**What is expected**
From the first line of the entries below to the line with "selectivity = 1/8", give each line again exactly.

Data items

·····

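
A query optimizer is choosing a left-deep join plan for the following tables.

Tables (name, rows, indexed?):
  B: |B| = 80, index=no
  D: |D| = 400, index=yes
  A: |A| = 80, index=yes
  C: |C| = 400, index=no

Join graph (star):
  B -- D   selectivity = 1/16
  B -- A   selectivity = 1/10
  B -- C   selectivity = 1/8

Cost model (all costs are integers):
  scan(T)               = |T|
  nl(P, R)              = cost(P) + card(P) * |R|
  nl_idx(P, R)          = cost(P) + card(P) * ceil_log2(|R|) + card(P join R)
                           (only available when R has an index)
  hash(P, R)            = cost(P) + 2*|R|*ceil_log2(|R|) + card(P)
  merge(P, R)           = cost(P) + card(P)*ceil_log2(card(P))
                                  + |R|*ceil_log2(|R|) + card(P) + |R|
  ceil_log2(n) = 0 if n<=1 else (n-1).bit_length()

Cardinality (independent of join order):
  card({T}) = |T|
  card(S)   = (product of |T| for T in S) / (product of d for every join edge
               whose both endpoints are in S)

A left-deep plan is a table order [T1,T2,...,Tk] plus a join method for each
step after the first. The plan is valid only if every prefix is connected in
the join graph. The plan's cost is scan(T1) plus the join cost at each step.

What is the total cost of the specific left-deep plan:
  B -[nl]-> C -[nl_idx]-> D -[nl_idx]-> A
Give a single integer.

step 1: scan B: cost=80, card=80
step 2: join C via nl
    card(P join C) = 80*400/(8) = 4000
    cost = 80 + 80*400 = 32080
step 3: join D via nl_idx
    card(P join D) = 4000*400/(16) = 100000
    cost = 32080 + 4000*9 + 100000 = 168080
step 4: join A via nl_idx
    card(P join A) = 100000*80/(10) = 800000
    cost = 168080 + 100000*7 + 800000 = 1668080

1668080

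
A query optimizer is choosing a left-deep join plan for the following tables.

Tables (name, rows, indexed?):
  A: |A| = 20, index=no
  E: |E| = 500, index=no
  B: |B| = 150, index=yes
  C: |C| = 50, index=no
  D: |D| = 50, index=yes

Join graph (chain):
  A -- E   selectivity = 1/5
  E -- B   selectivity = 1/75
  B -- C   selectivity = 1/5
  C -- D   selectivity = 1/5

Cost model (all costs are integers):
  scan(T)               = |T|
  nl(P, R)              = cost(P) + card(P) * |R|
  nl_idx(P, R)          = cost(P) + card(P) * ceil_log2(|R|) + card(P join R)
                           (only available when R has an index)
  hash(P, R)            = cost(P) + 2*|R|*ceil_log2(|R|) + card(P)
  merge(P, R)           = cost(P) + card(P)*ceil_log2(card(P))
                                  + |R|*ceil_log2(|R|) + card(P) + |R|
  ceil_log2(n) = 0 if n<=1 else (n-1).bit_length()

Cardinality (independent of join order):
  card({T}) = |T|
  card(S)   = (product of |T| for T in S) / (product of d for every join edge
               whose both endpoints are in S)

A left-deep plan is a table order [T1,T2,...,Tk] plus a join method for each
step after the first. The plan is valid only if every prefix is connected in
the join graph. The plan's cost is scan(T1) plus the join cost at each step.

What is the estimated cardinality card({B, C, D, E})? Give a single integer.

Tables in S: B(150), C(50), D(50), E(500)
Edges inside S: E-B(d=75), B-C(d=5), C-D(d=5)
numerator = 150 * 50 * 50 * 500 = 187500000
denominator = 75 * 5 * 5 = 1875
card(S) = 187500000 / 1875 = 100000

100000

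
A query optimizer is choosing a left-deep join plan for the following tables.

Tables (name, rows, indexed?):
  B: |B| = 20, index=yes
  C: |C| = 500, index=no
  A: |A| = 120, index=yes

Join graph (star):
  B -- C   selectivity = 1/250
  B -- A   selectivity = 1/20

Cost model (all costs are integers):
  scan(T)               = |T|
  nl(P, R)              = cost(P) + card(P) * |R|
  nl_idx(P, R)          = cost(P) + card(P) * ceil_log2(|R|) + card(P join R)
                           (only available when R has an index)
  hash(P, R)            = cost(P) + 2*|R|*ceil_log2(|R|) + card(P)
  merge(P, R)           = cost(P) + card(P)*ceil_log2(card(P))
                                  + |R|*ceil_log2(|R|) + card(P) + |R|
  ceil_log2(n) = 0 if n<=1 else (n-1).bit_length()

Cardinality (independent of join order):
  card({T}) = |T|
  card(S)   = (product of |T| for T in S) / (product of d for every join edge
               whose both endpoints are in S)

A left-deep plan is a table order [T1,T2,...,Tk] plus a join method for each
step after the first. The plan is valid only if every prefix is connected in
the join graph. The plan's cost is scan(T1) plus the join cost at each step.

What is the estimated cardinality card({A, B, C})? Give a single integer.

240

Tables in S: A(120), B(20), C(500)
Edges inside S: B-C(d=250), B-A(d=20)
numerator = 120 * 20 * 500 = 1200000
denominator = 250 * 20 = 5000
card(S) = 1200000 / 5000 = 240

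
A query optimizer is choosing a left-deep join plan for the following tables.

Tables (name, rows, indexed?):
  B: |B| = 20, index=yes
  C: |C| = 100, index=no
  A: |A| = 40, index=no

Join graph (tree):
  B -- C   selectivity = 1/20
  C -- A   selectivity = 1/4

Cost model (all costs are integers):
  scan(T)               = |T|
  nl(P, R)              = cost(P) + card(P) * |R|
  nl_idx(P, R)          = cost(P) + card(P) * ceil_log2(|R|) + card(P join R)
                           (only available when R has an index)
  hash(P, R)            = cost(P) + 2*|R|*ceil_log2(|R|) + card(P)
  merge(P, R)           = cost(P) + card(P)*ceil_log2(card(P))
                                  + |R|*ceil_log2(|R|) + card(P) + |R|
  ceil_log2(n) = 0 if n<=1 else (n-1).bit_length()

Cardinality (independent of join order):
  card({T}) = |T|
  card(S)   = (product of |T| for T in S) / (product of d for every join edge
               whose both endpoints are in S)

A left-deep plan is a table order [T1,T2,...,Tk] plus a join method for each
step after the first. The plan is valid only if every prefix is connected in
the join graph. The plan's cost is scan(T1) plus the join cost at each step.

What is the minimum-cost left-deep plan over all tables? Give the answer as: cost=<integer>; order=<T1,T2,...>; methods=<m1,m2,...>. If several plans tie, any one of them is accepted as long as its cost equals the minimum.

cost=980; order=C,B,A; methods=hash,hash

Selinger DP (subsets sized 1..n):
  {B}: scan cost=20, card=20
  {C}: scan cost=100, card=100
  {A}: scan cost=40, card=40
  {BC}: card=100; try (B,hash)→400, (B,nl_idx)→700, (C,merge)→940, (B,merge)→1020, (C,hash)→1440, (C,nl)→2020 …(+1); best=400 via (B,hash)
  {AC}: card=1000; try (A,hash)→680, (C,merge)→1120, (A,merge)→1180, (C,hash)→1480, (C,nl)→4040, (A,nl)→4100; best=680 via (A,hash)
  {ABC}: card=1000; try (A,hash)→980, (A,merge)→1480, (B,hash)→1880, (A,nl)→4400, (B,nl_idx)→6680, (B,merge)→11800 …(+1); best=980 via (A,hash)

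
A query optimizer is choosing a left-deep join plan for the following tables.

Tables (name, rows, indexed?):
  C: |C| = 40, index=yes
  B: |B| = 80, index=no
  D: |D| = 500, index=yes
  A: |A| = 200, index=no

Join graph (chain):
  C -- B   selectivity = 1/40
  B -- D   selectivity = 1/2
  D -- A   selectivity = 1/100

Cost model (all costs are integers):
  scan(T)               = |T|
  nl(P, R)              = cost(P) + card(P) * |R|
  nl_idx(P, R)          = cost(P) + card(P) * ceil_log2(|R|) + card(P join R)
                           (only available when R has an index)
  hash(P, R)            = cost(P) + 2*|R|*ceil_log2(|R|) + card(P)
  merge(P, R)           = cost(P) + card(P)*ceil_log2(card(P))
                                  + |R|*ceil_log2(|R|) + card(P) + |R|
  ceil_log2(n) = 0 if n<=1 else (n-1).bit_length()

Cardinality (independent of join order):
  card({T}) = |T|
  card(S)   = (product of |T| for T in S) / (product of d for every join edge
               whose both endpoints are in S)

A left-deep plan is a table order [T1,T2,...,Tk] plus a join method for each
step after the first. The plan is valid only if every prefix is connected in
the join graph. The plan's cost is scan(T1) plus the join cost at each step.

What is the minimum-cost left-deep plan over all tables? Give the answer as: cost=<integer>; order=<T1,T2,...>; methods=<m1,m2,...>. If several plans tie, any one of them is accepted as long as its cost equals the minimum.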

·····

**Solution to the problem**
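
A query optimizer is choosing a left-deep join plan for the following tables.

Tables (name, rows, indexed?):
  B: |B| = 80, index=no
  D: |D| = 400, index=yes
  A: |A| = 80, index=yes
  C: |C| = 400, index=no

Join graph (star):
  B -- D   selectivity = 1/16
  B -- A   selectivity = 1/10
  B -- C   selectivity = 1/8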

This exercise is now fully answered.